### Dataset records ###

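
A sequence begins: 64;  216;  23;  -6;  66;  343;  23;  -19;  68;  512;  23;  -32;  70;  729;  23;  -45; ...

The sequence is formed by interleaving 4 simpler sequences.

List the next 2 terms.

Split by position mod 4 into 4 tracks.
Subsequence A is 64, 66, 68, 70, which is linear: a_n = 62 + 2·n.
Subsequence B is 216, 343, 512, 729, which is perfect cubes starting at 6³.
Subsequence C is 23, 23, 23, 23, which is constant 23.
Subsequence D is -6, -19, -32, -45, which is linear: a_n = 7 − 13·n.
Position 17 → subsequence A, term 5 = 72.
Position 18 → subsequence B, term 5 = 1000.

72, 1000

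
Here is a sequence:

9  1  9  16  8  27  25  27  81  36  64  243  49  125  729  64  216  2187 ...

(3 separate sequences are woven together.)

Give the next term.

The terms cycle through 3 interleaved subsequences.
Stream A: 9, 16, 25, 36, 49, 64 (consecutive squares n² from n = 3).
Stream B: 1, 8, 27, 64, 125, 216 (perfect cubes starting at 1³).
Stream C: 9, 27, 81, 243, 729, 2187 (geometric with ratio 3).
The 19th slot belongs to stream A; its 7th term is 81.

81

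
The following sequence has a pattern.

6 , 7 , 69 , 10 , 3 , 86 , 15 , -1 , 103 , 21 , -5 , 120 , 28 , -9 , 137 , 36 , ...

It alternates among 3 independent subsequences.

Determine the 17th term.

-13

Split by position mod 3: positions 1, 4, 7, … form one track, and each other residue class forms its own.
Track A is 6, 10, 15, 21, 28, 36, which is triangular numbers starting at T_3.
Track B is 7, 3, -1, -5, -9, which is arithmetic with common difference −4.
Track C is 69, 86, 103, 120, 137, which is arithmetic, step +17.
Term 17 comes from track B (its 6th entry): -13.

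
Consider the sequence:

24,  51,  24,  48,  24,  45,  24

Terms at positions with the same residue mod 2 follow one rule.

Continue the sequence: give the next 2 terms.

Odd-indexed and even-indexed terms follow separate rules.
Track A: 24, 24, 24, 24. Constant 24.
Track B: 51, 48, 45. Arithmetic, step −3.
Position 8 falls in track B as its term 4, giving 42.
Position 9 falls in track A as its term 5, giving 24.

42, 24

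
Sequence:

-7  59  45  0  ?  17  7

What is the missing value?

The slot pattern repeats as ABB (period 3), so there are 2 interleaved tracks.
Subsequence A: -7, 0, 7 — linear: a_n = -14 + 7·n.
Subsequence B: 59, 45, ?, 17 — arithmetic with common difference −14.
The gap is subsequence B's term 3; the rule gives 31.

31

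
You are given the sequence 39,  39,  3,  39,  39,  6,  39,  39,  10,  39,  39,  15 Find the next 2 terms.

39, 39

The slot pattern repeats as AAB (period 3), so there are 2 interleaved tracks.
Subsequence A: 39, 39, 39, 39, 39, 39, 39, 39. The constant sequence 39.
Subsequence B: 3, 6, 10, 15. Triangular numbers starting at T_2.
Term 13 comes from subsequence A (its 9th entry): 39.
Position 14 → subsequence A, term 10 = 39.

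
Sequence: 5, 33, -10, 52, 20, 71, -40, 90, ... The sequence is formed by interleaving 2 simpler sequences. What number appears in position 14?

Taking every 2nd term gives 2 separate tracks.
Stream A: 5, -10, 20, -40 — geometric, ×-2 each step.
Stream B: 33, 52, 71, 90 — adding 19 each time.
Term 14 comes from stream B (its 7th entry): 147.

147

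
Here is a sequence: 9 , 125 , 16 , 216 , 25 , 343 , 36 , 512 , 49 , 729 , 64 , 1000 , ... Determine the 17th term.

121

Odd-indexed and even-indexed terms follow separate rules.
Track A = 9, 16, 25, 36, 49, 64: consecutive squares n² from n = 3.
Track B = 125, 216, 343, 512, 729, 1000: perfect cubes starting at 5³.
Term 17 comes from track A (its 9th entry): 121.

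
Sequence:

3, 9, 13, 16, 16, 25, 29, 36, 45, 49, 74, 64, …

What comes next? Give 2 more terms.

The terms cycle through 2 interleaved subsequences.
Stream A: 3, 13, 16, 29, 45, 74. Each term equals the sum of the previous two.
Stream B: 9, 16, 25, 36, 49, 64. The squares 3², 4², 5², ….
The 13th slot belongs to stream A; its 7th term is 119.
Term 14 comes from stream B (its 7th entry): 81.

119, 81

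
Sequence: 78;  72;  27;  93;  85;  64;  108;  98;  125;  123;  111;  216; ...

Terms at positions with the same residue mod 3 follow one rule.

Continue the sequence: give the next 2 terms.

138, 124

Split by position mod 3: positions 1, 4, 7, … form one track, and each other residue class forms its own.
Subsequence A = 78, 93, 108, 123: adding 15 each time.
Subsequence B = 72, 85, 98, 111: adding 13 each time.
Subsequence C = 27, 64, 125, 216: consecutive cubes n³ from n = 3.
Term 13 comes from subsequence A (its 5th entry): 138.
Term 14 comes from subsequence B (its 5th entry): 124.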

###
### Dataset records ###

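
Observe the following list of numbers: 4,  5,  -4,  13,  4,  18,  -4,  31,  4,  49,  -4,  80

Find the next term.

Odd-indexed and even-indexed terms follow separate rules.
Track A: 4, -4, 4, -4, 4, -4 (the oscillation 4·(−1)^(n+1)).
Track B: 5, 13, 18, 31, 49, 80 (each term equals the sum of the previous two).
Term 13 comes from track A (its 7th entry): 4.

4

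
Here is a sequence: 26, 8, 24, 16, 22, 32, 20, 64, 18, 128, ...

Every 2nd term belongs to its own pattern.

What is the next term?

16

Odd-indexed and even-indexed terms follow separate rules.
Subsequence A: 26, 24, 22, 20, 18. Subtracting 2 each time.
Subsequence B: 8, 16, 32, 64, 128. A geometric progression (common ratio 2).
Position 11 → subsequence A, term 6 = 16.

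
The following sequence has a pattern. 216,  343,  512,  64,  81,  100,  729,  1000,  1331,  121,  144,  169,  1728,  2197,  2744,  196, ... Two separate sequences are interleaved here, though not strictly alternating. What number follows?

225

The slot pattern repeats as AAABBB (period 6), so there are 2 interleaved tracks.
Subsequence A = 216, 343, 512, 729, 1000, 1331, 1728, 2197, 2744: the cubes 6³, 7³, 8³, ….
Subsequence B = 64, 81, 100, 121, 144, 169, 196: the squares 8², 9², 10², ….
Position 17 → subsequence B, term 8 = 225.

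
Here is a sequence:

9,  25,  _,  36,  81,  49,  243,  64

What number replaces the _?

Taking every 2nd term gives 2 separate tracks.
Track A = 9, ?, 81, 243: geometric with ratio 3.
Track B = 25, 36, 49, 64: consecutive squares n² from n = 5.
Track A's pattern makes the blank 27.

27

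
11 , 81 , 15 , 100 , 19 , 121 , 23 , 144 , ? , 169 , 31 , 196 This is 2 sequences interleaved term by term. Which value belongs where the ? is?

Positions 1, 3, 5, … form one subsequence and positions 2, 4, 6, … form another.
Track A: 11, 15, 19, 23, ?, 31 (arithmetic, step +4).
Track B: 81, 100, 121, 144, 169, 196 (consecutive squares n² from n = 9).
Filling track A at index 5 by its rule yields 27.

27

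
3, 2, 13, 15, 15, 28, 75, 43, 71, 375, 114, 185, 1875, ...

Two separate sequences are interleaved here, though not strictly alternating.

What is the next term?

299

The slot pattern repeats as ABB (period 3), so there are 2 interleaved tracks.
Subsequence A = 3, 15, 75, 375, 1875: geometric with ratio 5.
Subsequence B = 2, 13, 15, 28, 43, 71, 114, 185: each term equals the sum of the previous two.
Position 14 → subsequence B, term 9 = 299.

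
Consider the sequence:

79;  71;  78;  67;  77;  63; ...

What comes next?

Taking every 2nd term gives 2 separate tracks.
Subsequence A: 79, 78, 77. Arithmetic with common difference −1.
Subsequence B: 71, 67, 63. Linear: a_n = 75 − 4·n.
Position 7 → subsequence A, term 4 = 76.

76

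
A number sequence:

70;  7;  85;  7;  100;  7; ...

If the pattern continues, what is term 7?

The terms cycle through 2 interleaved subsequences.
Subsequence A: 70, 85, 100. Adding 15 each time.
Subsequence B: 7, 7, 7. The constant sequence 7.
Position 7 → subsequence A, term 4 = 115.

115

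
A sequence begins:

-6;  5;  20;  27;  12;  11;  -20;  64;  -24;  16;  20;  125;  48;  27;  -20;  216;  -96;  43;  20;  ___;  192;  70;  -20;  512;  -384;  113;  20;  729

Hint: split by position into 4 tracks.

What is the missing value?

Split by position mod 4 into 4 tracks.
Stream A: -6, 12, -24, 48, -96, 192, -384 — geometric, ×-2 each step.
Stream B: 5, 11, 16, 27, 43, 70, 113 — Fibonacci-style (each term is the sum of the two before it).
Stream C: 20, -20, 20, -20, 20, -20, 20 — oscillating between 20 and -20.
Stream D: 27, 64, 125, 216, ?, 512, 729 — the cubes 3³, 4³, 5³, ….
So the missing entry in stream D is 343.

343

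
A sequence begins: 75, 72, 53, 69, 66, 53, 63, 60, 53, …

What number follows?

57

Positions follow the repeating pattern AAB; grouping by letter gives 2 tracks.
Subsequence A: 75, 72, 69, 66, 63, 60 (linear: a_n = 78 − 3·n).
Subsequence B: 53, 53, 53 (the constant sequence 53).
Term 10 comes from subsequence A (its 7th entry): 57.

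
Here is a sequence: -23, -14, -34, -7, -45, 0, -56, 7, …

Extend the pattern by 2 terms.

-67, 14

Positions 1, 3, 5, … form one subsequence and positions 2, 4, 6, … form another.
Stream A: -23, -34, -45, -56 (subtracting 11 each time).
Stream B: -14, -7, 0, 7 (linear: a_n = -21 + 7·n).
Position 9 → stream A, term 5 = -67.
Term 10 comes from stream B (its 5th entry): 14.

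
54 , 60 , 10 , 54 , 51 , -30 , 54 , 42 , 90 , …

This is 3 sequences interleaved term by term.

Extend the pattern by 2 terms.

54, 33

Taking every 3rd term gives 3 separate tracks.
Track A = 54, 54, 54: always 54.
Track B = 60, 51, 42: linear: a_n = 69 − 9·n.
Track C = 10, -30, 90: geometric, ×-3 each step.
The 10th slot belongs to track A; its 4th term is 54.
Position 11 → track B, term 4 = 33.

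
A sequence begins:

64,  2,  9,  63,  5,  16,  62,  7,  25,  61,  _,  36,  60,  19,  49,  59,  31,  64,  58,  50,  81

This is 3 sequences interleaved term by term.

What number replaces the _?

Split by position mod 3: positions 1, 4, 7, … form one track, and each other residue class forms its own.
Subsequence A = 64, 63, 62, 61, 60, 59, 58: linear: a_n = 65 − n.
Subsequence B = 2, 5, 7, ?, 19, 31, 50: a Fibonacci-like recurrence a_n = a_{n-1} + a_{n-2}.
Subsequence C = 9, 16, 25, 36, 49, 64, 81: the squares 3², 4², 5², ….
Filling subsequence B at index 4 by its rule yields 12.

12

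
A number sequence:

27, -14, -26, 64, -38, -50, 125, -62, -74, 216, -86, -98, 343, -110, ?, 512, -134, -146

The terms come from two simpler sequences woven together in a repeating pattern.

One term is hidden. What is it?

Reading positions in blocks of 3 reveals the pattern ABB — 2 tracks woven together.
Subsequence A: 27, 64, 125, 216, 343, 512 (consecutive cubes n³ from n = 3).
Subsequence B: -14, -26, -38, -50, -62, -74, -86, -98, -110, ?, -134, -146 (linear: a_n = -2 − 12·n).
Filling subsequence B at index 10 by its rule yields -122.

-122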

###

Tell how many lines in the data hold the string "same", giving the number by itself.

2